## Goal of the exercise
Please copy every line from the records below that contains the string "commodity".

Stored items:
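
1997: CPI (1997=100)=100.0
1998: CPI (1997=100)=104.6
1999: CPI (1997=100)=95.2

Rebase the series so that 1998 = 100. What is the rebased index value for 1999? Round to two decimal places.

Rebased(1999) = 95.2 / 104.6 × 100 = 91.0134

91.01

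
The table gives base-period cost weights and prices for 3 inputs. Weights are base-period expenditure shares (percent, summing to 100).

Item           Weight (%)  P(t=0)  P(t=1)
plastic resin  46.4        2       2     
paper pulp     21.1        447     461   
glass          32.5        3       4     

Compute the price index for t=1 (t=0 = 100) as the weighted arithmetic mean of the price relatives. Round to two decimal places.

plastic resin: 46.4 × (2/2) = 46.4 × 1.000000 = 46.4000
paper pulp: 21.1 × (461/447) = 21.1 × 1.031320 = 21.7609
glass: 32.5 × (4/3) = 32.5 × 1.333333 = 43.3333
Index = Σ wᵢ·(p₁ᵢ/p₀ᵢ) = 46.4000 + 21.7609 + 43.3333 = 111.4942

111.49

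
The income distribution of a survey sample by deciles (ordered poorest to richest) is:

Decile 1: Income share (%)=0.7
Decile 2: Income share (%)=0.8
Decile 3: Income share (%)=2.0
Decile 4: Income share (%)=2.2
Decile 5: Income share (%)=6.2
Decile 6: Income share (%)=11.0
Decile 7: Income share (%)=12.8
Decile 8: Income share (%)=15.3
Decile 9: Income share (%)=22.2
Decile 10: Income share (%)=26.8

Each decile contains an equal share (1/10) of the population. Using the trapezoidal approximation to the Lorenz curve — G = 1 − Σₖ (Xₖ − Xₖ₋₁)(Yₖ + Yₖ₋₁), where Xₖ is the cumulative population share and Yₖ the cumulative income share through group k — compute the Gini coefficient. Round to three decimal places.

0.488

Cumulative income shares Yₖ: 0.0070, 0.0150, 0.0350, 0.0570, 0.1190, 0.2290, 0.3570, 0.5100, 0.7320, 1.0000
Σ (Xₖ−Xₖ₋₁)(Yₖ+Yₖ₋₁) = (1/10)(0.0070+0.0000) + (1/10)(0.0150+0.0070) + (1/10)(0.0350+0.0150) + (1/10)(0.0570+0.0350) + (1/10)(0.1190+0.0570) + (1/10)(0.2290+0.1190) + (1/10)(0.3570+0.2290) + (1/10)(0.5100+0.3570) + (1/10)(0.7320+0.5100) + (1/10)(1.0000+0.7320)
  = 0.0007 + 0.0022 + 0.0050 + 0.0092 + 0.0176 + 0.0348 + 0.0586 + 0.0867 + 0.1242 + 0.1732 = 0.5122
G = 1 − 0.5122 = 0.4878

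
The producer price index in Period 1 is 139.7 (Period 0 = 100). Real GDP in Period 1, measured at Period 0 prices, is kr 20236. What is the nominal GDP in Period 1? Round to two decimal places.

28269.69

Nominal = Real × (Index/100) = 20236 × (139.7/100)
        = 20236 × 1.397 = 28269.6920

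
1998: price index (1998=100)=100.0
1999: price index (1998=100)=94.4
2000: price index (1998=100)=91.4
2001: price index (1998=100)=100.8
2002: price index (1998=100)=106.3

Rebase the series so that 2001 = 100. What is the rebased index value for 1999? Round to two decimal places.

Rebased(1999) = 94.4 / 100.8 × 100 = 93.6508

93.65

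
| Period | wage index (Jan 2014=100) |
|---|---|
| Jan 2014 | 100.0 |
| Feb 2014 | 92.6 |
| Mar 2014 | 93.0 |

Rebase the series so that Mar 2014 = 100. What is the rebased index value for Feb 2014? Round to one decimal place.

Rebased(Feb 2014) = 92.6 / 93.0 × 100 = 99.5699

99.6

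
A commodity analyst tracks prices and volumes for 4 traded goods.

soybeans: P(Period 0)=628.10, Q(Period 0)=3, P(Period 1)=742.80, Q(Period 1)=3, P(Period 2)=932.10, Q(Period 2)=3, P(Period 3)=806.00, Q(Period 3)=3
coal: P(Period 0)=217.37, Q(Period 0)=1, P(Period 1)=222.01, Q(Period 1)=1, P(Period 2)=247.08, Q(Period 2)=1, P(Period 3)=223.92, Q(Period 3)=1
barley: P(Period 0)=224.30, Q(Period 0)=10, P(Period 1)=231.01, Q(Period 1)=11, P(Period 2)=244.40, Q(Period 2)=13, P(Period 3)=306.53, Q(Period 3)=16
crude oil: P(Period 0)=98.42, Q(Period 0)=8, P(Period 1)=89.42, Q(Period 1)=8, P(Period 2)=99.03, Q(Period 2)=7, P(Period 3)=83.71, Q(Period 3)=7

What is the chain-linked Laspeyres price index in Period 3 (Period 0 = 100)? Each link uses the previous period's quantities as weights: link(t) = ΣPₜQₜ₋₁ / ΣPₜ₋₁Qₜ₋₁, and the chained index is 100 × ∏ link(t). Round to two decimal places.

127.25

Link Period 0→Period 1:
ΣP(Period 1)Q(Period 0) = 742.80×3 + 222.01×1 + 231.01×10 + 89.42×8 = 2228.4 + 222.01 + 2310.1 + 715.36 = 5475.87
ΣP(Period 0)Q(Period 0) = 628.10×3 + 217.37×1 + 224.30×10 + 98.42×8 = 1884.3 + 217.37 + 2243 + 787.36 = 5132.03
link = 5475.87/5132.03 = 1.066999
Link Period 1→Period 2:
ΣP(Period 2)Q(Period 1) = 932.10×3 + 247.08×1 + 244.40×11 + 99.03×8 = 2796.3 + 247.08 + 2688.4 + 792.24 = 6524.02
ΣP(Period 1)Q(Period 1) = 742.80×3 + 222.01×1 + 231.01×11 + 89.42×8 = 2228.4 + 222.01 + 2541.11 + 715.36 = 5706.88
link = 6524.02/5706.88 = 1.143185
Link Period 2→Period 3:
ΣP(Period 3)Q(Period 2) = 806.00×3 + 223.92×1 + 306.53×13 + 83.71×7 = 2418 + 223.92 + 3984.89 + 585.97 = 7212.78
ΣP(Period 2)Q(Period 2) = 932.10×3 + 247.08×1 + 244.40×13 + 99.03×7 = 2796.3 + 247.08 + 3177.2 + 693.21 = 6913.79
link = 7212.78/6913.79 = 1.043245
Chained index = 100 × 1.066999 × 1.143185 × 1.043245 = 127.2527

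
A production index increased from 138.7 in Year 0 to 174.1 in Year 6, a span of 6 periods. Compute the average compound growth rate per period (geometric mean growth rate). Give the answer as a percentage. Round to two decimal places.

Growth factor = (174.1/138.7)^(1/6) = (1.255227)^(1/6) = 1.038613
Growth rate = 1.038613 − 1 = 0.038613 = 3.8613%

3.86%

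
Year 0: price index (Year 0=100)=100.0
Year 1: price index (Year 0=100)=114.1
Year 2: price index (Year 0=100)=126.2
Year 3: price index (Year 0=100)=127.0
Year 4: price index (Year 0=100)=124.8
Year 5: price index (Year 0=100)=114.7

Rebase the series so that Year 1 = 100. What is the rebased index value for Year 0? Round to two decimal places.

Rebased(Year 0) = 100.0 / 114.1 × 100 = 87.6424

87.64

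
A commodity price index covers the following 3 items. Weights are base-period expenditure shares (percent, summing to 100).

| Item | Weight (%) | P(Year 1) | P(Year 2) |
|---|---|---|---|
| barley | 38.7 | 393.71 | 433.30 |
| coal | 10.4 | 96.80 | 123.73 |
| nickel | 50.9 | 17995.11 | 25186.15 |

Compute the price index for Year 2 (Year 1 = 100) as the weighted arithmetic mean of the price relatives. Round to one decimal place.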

## Exercise response
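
A commodity analyst tracks prices and volumes for 4 traded goods.
A commodity price index covers the following 3 items. Weights are base-period expenditure shares (percent, summing to 100).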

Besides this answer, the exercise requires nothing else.